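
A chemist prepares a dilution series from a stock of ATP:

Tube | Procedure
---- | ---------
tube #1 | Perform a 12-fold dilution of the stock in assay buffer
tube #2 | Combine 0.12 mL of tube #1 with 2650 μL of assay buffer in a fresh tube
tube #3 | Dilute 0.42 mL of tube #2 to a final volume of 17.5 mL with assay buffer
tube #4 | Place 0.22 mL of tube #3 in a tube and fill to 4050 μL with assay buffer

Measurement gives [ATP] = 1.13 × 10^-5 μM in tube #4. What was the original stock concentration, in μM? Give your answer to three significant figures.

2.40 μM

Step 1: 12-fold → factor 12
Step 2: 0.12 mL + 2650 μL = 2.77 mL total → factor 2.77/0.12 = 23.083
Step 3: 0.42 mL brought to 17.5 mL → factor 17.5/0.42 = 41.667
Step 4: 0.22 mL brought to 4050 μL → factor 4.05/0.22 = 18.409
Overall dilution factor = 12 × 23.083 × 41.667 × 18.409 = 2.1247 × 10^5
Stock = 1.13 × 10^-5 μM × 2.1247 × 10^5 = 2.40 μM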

** TO DO **
Your answer must be one number: how many lines of the data contain "buffer".

** RESPONSE TO THE EXERCISE **
4